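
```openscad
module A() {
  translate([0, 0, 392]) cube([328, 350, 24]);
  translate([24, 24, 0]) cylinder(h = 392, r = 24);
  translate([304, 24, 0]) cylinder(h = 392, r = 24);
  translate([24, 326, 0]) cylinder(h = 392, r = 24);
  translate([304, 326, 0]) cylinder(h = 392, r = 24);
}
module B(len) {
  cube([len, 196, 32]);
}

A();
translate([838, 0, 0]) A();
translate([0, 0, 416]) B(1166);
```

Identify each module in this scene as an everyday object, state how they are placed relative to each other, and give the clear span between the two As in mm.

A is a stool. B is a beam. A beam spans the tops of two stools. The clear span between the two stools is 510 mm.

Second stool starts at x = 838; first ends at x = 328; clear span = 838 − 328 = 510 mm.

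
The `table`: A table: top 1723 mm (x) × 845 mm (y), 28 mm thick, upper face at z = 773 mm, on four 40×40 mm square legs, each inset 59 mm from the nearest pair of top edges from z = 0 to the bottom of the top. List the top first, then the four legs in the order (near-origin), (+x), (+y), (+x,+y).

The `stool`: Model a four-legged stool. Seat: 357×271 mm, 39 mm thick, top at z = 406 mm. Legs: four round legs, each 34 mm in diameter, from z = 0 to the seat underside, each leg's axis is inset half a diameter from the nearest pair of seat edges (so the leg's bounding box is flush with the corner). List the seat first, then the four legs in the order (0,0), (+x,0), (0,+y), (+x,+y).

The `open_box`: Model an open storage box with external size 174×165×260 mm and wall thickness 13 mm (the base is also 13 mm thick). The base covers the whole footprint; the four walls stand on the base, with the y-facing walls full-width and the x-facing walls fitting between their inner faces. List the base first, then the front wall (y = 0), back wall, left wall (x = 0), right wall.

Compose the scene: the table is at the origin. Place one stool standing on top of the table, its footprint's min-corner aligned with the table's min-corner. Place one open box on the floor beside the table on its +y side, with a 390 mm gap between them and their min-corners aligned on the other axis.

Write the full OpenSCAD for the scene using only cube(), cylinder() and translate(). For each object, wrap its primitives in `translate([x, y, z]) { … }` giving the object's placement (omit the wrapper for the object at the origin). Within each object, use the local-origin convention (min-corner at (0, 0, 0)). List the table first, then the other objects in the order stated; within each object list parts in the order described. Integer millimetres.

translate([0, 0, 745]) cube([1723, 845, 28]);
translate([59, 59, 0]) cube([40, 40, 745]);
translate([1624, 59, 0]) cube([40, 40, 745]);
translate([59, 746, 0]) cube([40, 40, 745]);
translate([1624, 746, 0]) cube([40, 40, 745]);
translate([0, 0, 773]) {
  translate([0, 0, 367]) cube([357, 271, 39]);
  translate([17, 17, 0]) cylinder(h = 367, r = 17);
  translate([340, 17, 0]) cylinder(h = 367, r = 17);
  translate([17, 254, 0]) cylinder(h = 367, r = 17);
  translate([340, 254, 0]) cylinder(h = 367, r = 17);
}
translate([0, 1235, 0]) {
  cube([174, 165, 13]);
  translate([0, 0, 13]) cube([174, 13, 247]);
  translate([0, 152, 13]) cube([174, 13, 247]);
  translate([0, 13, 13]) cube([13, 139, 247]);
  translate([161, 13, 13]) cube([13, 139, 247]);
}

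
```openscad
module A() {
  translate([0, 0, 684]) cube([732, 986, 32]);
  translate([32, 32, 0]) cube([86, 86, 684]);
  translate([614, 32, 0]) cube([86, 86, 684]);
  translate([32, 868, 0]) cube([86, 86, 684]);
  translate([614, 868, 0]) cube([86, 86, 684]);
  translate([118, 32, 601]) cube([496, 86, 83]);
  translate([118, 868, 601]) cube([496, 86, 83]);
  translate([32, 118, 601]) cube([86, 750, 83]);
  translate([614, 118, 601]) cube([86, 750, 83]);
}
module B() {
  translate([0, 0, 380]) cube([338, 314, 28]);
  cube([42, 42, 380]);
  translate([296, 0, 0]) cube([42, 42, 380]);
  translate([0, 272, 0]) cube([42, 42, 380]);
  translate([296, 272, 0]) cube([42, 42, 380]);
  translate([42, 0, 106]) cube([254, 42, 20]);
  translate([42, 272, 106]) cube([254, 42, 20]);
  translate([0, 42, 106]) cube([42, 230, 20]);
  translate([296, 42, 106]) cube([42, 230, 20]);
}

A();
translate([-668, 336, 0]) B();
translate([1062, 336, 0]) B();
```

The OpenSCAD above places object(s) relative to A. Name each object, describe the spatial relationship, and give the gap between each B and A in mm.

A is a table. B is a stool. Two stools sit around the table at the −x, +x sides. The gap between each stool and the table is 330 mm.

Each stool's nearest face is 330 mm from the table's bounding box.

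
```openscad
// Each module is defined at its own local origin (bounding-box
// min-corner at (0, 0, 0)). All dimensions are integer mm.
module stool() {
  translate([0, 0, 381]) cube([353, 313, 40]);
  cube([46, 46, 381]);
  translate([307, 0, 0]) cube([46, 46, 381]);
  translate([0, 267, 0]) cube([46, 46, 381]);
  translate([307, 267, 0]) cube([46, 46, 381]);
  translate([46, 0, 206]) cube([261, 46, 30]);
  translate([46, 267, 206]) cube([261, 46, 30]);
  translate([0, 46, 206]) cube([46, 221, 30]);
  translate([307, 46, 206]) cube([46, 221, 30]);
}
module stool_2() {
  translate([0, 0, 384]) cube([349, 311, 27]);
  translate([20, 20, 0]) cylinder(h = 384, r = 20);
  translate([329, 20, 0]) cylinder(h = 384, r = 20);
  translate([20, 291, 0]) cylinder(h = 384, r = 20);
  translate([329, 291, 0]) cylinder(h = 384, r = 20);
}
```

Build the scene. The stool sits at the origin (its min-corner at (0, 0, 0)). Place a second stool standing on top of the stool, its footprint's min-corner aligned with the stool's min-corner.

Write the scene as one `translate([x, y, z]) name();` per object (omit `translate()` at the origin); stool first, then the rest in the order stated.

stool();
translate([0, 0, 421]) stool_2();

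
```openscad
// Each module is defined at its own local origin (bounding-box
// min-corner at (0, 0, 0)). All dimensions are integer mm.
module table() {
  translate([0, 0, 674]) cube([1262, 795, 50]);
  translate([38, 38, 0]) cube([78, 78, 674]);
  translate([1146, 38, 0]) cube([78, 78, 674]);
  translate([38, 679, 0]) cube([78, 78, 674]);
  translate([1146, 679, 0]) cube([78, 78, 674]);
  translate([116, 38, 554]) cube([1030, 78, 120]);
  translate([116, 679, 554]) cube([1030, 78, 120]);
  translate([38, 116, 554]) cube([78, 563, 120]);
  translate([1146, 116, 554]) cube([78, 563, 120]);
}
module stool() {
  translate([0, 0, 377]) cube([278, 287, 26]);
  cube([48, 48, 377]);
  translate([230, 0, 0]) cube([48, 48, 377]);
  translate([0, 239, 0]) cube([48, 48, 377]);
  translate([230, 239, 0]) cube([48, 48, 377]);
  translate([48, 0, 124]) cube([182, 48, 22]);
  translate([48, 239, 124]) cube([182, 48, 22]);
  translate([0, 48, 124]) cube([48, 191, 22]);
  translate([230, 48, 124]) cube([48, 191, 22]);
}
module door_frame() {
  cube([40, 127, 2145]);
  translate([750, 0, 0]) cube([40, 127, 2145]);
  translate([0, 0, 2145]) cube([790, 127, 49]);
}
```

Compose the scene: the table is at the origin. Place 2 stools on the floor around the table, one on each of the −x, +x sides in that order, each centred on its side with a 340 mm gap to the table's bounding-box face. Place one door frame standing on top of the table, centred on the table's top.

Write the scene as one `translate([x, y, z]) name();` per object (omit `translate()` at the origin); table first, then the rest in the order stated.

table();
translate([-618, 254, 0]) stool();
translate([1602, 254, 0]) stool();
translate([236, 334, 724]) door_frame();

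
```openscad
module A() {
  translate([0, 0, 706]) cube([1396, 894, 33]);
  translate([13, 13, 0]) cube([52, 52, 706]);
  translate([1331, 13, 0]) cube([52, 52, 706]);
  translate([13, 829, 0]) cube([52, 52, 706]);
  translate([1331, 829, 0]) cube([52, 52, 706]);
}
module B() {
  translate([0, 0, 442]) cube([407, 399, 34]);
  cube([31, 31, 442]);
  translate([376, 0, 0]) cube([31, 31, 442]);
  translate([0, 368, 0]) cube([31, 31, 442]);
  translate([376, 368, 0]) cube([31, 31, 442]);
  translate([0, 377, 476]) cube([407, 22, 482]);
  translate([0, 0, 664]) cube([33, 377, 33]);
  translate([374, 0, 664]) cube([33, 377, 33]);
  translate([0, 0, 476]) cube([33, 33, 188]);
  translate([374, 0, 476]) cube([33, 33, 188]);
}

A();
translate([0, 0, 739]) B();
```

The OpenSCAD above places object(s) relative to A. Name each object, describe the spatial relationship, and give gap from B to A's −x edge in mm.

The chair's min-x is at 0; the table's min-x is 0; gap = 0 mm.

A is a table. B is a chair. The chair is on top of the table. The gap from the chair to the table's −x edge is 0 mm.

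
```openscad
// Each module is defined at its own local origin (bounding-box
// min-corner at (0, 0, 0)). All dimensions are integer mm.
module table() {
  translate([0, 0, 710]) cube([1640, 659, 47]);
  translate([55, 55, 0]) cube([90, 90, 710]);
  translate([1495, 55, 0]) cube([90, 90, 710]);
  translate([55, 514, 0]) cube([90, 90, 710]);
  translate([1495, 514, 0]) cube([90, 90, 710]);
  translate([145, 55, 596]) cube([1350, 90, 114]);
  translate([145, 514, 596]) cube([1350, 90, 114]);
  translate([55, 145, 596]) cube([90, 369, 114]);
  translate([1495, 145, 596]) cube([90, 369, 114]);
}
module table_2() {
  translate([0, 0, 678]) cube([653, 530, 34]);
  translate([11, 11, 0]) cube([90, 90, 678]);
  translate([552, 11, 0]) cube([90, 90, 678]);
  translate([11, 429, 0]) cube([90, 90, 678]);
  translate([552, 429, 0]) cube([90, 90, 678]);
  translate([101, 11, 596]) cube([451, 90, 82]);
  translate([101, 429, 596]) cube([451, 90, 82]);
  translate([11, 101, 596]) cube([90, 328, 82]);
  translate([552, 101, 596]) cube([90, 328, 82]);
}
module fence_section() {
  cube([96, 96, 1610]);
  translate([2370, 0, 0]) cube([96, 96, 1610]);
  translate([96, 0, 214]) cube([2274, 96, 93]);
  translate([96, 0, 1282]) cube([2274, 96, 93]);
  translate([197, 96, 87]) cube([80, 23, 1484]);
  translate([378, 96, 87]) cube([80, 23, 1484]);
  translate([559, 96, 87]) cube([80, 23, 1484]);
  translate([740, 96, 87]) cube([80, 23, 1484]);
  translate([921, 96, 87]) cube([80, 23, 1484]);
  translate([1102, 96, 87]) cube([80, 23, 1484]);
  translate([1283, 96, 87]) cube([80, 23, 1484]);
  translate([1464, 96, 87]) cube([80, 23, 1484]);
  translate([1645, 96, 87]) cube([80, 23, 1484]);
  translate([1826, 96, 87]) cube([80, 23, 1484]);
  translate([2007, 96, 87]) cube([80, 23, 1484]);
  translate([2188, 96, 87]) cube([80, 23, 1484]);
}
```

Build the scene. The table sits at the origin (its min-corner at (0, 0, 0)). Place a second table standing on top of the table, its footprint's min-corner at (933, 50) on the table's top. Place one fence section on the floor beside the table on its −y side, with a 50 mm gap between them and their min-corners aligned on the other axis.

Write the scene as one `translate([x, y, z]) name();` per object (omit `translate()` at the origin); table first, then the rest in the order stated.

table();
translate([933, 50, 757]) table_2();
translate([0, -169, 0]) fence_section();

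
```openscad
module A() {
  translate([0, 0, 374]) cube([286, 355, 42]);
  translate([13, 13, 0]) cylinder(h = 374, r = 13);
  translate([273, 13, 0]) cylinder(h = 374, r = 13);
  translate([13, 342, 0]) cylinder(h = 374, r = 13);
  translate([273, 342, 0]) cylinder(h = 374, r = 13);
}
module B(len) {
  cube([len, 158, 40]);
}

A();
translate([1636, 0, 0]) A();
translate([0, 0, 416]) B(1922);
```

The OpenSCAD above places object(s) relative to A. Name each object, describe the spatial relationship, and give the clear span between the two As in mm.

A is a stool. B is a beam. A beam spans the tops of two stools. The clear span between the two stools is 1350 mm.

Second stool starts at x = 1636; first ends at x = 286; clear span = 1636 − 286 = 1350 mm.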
* * * *
__TASK TO CARRY OUT__
Please go through the data above and copy each line containing the word "Build".

__EXPECTED ANSWER__
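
Build the scene. The stool sits at the origin (its min-corner at (0, 0, 0)). Place a second stool standing on top of the stool, its footprint's min-corner aligned with the stool's min-corner.
Build the scene. The table sits at the origin (its min-corner at (0, 0, 0)). Place a second table standing on top of the table, its footprint's min-corner at (933, 50) on the table's top. Place one fence section on the floor beside the table on its −y side, with a 50 mm gap between them and their min-corners aligned on the other axis.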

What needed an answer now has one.